⟨
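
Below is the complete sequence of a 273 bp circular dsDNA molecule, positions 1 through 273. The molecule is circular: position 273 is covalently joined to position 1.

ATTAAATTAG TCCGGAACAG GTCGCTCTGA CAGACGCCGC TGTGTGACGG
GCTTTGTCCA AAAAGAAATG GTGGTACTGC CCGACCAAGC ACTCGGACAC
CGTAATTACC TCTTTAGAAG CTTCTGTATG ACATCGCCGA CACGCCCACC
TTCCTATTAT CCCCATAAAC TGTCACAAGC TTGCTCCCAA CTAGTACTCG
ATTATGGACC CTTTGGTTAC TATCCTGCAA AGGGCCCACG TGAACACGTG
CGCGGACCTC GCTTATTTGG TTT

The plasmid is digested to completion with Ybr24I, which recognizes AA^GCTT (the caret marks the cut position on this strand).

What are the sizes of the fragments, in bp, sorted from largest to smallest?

214, 59 bp

Ybr24I sites (AAGCTT) start at positions 118, 177.
Ybr24I cuts after base 2 of each site, so after positions 119, 178.
Circular molecule, 2 cuts → 2 fragments:
  120–178 → 59 bp
  179–273 then 1–119 → 95 + 119 = 214 bp
Sorted largest to smallest: 214, 59 bp.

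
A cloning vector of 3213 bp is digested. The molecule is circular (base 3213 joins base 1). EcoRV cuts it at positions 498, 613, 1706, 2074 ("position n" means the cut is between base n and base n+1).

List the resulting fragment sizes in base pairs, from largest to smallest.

Circular molecule, 4 cuts → 4 fragments:
  613 − 498 = 115 bp
  1706 − 613 = 1093 bp
  2074 − 1706 = 368 bp
  wrap: 3213 − 2074 + 498 = 1637 bp
Sorted largest to smallest: 1637, 1093, 368, 115 bp.

1637, 1093, 368, 115 bp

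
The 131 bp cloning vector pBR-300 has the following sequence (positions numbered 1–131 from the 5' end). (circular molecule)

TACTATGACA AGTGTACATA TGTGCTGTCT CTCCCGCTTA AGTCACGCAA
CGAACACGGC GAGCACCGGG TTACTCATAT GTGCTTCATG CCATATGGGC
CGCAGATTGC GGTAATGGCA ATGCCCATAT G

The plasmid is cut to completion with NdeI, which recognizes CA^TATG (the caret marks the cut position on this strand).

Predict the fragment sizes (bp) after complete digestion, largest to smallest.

NdeI sites (CATATG) start at positions 17, 76, 92, 126.
NdeI cuts after base 2 of each site, so after positions 18, 77, 93, 127.
Circular molecule, 4 cuts → 4 fragments:
  19–77 → 59 bp
  78–93 → 16 bp
  94–127 → 34 bp
  128–131 then 1–18 → 4 + 18 = 22 bp
Sorted largest to smallest: 59, 34, 22, 16 bp.

59, 34, 22, 16 bp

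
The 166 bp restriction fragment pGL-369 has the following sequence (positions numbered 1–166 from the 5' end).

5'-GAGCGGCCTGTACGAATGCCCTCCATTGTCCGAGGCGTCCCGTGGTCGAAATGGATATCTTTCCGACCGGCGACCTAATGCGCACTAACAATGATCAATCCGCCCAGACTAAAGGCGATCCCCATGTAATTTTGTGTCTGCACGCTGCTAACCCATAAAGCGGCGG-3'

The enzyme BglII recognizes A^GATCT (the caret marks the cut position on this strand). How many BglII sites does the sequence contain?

0

No occurrence of AGATCT is present in the sequence.
BglII does not cut: 0 sites.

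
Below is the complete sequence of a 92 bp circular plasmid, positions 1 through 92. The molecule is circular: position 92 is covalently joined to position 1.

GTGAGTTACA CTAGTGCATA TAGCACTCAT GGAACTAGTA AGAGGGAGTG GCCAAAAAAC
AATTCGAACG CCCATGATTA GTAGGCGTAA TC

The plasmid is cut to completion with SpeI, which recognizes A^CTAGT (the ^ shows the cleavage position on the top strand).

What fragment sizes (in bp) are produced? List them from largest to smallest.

68, 24 bp

SpeI sites (ACTAGT) start at positions 10, 34.
SpeI cuts after the first base of each site, so after positions 10, 34.
Circular molecule, 2 cuts → 2 fragments:
  11–34 → 24 bp
  35–92 then 1–10 → 58 + 10 = 68 bp
Sorted largest to smallest: 68, 24 bp.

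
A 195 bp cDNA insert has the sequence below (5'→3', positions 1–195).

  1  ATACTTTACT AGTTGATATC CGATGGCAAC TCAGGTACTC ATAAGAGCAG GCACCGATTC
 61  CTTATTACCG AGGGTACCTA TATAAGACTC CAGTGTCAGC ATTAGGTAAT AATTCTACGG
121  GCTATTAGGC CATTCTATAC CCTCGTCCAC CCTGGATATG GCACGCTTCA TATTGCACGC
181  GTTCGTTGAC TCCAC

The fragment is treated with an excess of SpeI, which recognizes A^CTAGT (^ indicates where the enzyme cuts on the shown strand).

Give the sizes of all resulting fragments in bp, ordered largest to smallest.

The SpeI site (ACTAGT) starts at position 8.
SpeI cuts after the first base of each site, so after position 8.
Linear molecule, 1 cut → 2 fragments:
  1–8 → 8 bp
  9–195 → 187 bp
Sorted largest to smallest: 187, 8 bp.

187, 8 bp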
⟩
* **Task to complete**
Write down all of the listing exactly.

* **Result of this task**
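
Below is the complete sequence of a 273 bp circular dsDNA molecule, positions 1 through 273. The molecule is circular: position 273 is covalently joined to position 1.

ATTAAATTAG TCCGGAACAG GTCGCTCTGA CAGACGCCGC TGTGTGACGG
GCTTTGTCCA AAAAGAAATG GTGGTACTGC CCGACCAAGC ACTCGGACAC
CGTAATTACC TCTTTAGAAG CTTCTGTATG ACATCGCCGA CACGCCCACC
TTCCTATTAT CCCCATAAAC TGTCACAAGC TTGCTCCCAA CTAGTACTCG
ATTATGGACC CTTTGGTTAC TATCCTGCAA AGGGCCCACG TGAACACGTG
CGCGGACCTC GCTTATTTGG TTT

The plasmid is digested to completion with Ybr24I, which recognizes AA^GCTT (the caret marks the cut position on this strand).

What are the sizes of the fragments, in bp, sorted from largest to smallest?

214, 59 bp

Ybr24I sites (AAGCTT) start at positions 118, 177.
Ybr24I cuts after base 2 of each site, so after positions 119, 178.
Circular molecule, 2 cuts → 2 fragments:
  120–178 → 59 bp
  179–273 then 1–119 → 95 + 119 = 214 bp
Sorted largest to smallest: 214, 59 bp.

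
A cloning vector of 3213 bp is digested. The molecule is circular (base 3213 joins base 1). EcoRV cuts it at positions 498, 613, 1706, 2074 ("position n" means the cut is between base n and base n+1).

List the resulting fragment sizes in base pairs, from largest to smallest.

Circular molecule, 4 cuts → 4 fragments:
  613 − 498 = 115 bp
  1706 − 613 = 1093 bp
  2074 − 1706 = 368 bp
  wrap: 3213 − 2074 + 498 = 1637 bp
Sorted largest to smallest: 1637, 1093, 368, 115 bp.

1637, 1093, 368, 115 bp

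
The 131 bp cloning vector pBR-300 has the following sequence (positions numbered 1–131 from the 5' end). (circular molecule)

TACTATGACA AGTGTACATA TGTGCTGTCT CTCCCGCTTA AGTCACGCAA
CGAACACGGC GAGCACCGGG TTACTCATAT GTGCTTCATG CCATATGGGC
CGCAGATTGC GGTAATGGCA ATGCCCATAT G

The plasmid is cut to completion with NdeI, which recognizes CA^TATG (the caret marks the cut position on this strand).

Predict the fragment sizes (bp) after complete digestion, largest to smallest.

NdeI sites (CATATG) start at positions 17, 76, 92, 126.
NdeI cuts after base 2 of each site, so after positions 18, 77, 93, 127.
Circular molecule, 4 cuts → 4 fragments:
  19–77 → 59 bp
  78–93 → 16 bp
  94–127 → 34 bp
  128–131 then 1–18 → 4 + 18 = 22 bp
Sorted largest to smallest: 59, 34, 22, 16 bp.

59, 34, 22, 16 bp

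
The 166 bp restriction fragment pGL-369 has the following sequence (positions numbered 1–166 from the 5' end).

5'-GAGCGGCCTGTACGAATGCCCTCCATTGTCCGAGGCGTCCCGTGGTCGAAATGGATATCTTTCCGACCGGCGACCTAATGCGCACTAACAATGATCAATCCGCCCAGACTAAAGGCGATCCCCATGTAATTTTGTGTCTGCACGCTGCTAACCCATAAAGCGGCGG-3'

The enzyme BglII recognizes A^GATCT (the caret marks the cut position on this strand). How many BglII sites does the sequence contain?

0

No occurrence of AGATCT is present in the sequence.
BglII does not cut: 0 sites.

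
Below is the complete sequence of a 92 bp circular plasmid, positions 1 through 92. The molecule is circular: position 92 is covalently joined to position 1.

GTGAGTTACA CTAGTGCATA TAGCACTCAT GGAACTAGTA AGAGGGAGTG GCCAAAAAAC
AATTCGAACG CCCATGATTA GTAGGCGTAA TC

The plasmid is cut to completion with SpeI, which recognizes A^CTAGT (the ^ shows the cleavage position on the top strand).

What fragment sizes (in bp) are produced? List them from largest to smallest.

68, 24 bp

SpeI sites (ACTAGT) start at positions 10, 34.
SpeI cuts after the first base of each site, so after positions 10, 34.
Circular molecule, 2 cuts → 2 fragments:
  11–34 → 24 bp
  35–92 then 1–10 → 58 + 10 = 68 bp
Sorted largest to smallest: 68, 24 bp.

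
A 195 bp cDNA insert has the sequence below (5'→3', positions 1–195).

  1  ATACTTTACT AGTTGATATC CGATGGCAAC TCAGGTACTC ATAAGAGCAG GCACCGATTC
 61  CTTATTACCG AGGGTACCTA TATAAGACTC CAGTGTCAGC ATTAGGTAAT AATTCTACGG
121  GCTATTAGGC CATTCTATAC CCTCGTCCAC CCTGGATATG GCACGCTTCA TATTGCACGC
181  GTTCGTTGAC TCCAC

The fragment is treated with an excess of SpeI, which recognizes A^CTAGT (^ indicates where the enzyme cuts on the shown strand).

Give the sizes of all resulting fragments in bp, ordered largest to smallest.

The SpeI site (ACTAGT) starts at position 8.
SpeI cuts after the first base of each site, so after position 8.
Linear molecule, 1 cut → 2 fragments:
  1–8 → 8 bp
  9–195 → 187 bp
Sorted largest to smallest: 187, 8 bp.

187, 8 bp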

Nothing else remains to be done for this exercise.